Saved data entries:
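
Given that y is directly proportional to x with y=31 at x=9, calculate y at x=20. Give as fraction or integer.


Direct proportion: y = kx
Find k: k = 31/9 = 31/9
Compute y at x=20: y = 31/9 * 20
y = 620/9

620/9


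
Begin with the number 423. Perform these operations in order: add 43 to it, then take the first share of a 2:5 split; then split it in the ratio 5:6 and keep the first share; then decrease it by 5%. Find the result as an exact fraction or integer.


Start with 423.
Step 1: Add 43: 423+43=466; split 2:5 first = 466*2/7 = 932/7
Step 2: Split 5:6, first share = 932/7 * 5/11 = 4660/77
Step 3: Decrease by 5%: 4660/77 * 95/100 = 4427/77
Final result = 4427/77

4427/77


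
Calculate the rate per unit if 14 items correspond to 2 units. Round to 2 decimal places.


Total items = 14
Number of units = 2
Unit rate = 14 / 2
= 7 items per unit

7


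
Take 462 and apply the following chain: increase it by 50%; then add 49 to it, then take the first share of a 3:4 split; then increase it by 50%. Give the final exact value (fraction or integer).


Start with 462.
Step 1: Increase by 50%: 462 * 150/100 = 693
Step 2: Add 49: 693+49=742; split 3:4 first = 742*3/7 = 318
Step 3: Increase by 50%: 318 * 150/100 = 477
Final result = 477

477


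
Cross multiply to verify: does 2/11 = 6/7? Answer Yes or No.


Cross multiply to check 2/11 = 6/7
Left cross product: 2 * 7 = 14
Right cross product: 11 * 6 = 66
14 != 66
Not equal, so proportions differ => No

No


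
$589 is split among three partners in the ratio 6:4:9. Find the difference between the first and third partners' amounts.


Total parts = 6 + 4 + 9 = 19
Value per part = 589 / 19 = 31
Shares: 6*31=186, 4*31=124, 9*31=279
First share = 186, third share = 279
Difference = |186 - 279| = 93

93


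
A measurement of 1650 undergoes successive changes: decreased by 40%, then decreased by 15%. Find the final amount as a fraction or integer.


Start: 1650
Step 1: decrease by 40% => multiply by 60/100
  1650 * 60/100 = 990
Step 2: decrease by 15% => multiply by 85/100
  990 * 85/100 = 1683/2
Final value = 1683/2

1683/2


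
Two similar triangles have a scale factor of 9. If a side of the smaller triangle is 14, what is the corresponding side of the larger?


Similar triangles have proportional sides
Scale factor = 9
Smaller side = 14
Corresponding larger side = 14 * 9
= 126

126


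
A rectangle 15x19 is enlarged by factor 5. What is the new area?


Original dimensions: 15 x 19
Enlargement factor = 5
New width = 15 * 5 = 75
New height = 19 * 5 = 95
New area = 75 * 95 = 7125

7125


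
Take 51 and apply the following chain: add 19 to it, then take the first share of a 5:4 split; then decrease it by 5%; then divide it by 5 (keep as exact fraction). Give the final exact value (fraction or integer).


Start with 51.
Step 1: Add 19: 51+19=70; split 5:4 first = 70*5/9 = 350/9
Step 2: Decrease by 5%: 350/9 * 95/100 = 665/18
Step 3: Divide by 5: 665/18 / 5 = 133/18
Final result = 133/18

133/18


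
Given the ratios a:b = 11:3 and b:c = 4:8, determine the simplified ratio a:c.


Given a:b = 11:3 and b:c = 4:8
Make b consistent. Multiply first ratio by 4: a:b = 44:12
Multiply second ratio by 3: b:c = 12:24
Now b = 12 in both, so a:b:c = 44:12:24
Therefore a:c = 44:24
Simplify by GCD: a:c = 11:6

11:6


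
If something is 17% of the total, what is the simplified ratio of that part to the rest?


Part = 17%, Remainder = 83%
Ratio = 17:83
GCD(17, 83) = 1
Simplify: 17:83 = 17:83

17:83


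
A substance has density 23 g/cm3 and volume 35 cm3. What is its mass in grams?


Using mass = density * volume
Density = 23 g/cm3
Volume = 35 cm3
Mass = 23 * 35
= 805 g

805


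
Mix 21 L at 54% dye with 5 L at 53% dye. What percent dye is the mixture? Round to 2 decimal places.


Solute in mixture 1 = 54% of 21 L = 21*54/100 = 567/50 L
Solute in mixture 2 = 53% of 5 L = 5*53/100 = 53/20 L
Total solute = 567/50 + 53/20 = 1399/100 L
Total volume = 21 + 5 = 26 L
Final concentration = 1399/100/26 * 100 = 53.81%

53.81


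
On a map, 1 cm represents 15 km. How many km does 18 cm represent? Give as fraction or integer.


Map scale: 1 cm = 15 km
Measured distance on map = 18 cm
Set up proportion: 18 * 15 / 1
= 270 / 1
= 270 km

270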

→ **Exercise directions**
Quote each line above in full, word for word.

→ **Expected answer**
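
Given that y is directly proportional to x with y=31 at x=9, calculate y at x=20. Give as fraction or integer.


Direct proportion: y = kx
Find k: k = 31/9 = 31/9
Compute y at x=20: y = 31/9 * 20
y = 620/9

620/9


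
Begin with the number 423. Perform these operations in order: add 43 to it, then take the first share of a 2:5 split; then split it in the ratio 5:6 and keep the first share; then decrease it by 5%. Find the result as an exact fraction or integer.


Start with 423.
Step 1: Add 43: 423+43=466; split 2:5 first = 466*2/7 = 932/7
Step 2: Split 5:6, first share = 932/7 * 5/11 = 4660/77
Step 3: Decrease by 5%: 4660/77 * 95/100 = 4427/77
Final result = 4427/77

4427/77


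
Calculate the rate per unit if 14 items correspond to 2 units. Round to 2 decimal places.


Total items = 14
Number of units = 2
Unit rate = 14 / 2
= 7 items per unit

7


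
Take 462 and apply the following chain: increase it by 50%; then add 49 to it, then take the first share of a 3:4 split; then increase it by 50%. Give the final exact value (fraction or integer).


Start with 462.
Step 1: Increase by 50%: 462 * 150/100 = 693
Step 2: Add 49: 693+49=742; split 3:4 first = 742*3/7 = 318
Step 3: Increase by 50%: 318 * 150/100 = 477
Final result = 477

477


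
Cross multiply to verify: does 2/11 = 6/7? Answer Yes or No.


Cross multiply to check 2/11 = 6/7
Left cross product: 2 * 7 = 14
Right cross product: 11 * 6 = 66
14 != 66
Not equal, so proportions differ => No

No


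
$589 is split among three partners in the ratio 6:4:9. Find the difference between the first and third partners' amounts.


Total parts = 6 + 4 + 9 = 19
Value per part = 589 / 19 = 31
Shares: 6*31=186, 4*31=124, 9*31=279
First share = 186, third share = 279
Difference = |186 - 279| = 93

93


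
A measurement of 1650 undergoes successive changes: decreased by 40%, then decreased by 15%. Find the final amount as a fraction or integer.


Start: 1650
Step 1: decrease by 40% => multiply by 60/100
  1650 * 60/100 = 990
Step 2: decrease by 15% => multiply by 85/100
  990 * 85/100 = 1683/2
Final value = 1683/2

1683/2


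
Two similar triangles have a scale factor of 9. If a side of the smaller triangle is 14, what is the corresponding side of the larger?


Similar triangles have proportional sides
Scale factor = 9
Smaller side = 14
Corresponding larger side = 14 * 9
= 126

126


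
A rectangle 15x19 is enlarged by factor 5. What is the new area?


Original dimensions: 15 x 19
Enlargement factor = 5
New width = 15 * 5 = 75
New height = 19 * 5 = 95
New area = 75 * 95 = 7125

7125


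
Take 51 and apply the following chain: add 19 to it, then take the first share of a 5:4 split; then decrease it by 5%; then divide it by 5 (keep as exact fraction). Give the final exact value (fraction or integer).


Start with 51.
Step 1: Add 19: 51+19=70; split 5:4 first = 70*5/9 = 350/9
Step 2: Decrease by 5%: 350/9 * 95/100 = 665/18
Step 3: Divide by 5: 665/18 / 5 = 133/18
Final result = 133/18

133/18


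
Given the ratios a:b = 11:3 and b:c = 4:8, determine the simplified ratio a:c.


Given a:b = 11:3 and b:c = 4:8
Make b consistent. Multiply first ratio by 4: a:b = 44:12
Multiply second ratio by 3: b:c = 12:24
Now b = 12 in both, so a:b:c = 44:12:24
Therefore a:c = 44:24
Simplify by GCD: a:c = 11:6

11:6


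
If something is 17% of the total, what is the simplified ratio of that part to the rest?


Part = 17%, Remainder = 83%
Ratio = 17:83
GCD(17, 83) = 1
Simplify: 17:83 = 17:83

17:83


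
A substance has density 23 g/cm3 and volume 35 cm3. What is its mass in grams?


Using mass = density * volume
Density = 23 g/cm3
Volume = 35 cm3
Mass = 23 * 35
= 805 g

805


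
Mix 21 L at 54% dye with 5 L at 53% dye. What percent dye is the mixture? Round to 2 decimal places.


Solute in mixture 1 = 54% of 21 L = 21*54/100 = 567/50 L
Solute in mixture 2 = 53% of 5 L = 5*53/100 = 53/20 L
Total solute = 567/50 + 53/20 = 1399/100 L
Total volume = 21 + 5 = 26 L
Final concentration = 1399/100/26 * 100 = 53.81%

53.81


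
On a map, 1 cm represents 15 km. How many km does 18 cm represent? Give as fraction or integer.


Map scale: 1 cm = 15 km
Measured distance on map = 18 cm
Set up proportion: 18 * 15 / 1
= 270 / 1
= 270 km

270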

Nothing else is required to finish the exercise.